EXERCISE BRIEF - How many lines in the listing include the string "below"? Reply with the number alone.

TASK INPUT -
=== Begin Enclosure ===
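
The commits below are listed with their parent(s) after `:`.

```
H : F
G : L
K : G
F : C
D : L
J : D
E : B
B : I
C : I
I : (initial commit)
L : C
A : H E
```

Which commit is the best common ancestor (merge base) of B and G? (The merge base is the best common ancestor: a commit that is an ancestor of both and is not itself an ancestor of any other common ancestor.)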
=== End Enclosure ===
=== Begin Enclosure ===
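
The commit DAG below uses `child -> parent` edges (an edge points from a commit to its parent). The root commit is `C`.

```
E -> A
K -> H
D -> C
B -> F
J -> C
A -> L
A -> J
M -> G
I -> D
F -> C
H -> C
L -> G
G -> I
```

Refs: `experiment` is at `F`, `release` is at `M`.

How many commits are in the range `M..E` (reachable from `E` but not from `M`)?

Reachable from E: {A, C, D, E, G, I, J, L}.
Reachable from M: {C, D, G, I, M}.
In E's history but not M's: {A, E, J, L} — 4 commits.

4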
=== End Enclosure ===
=== Begin Enclosure ===
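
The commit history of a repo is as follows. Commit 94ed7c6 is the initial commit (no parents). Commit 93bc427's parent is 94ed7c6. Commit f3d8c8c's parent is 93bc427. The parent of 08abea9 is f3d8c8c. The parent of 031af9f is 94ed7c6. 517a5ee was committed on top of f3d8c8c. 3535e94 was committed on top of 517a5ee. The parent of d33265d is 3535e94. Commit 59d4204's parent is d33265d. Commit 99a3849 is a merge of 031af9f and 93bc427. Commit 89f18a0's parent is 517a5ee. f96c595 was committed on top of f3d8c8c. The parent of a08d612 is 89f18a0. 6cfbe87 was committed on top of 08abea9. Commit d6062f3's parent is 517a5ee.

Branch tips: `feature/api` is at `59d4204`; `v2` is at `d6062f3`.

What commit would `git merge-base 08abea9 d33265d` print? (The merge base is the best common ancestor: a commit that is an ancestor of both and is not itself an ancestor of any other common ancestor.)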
=== End Enclosure ===
EXERCISE RESULT - 2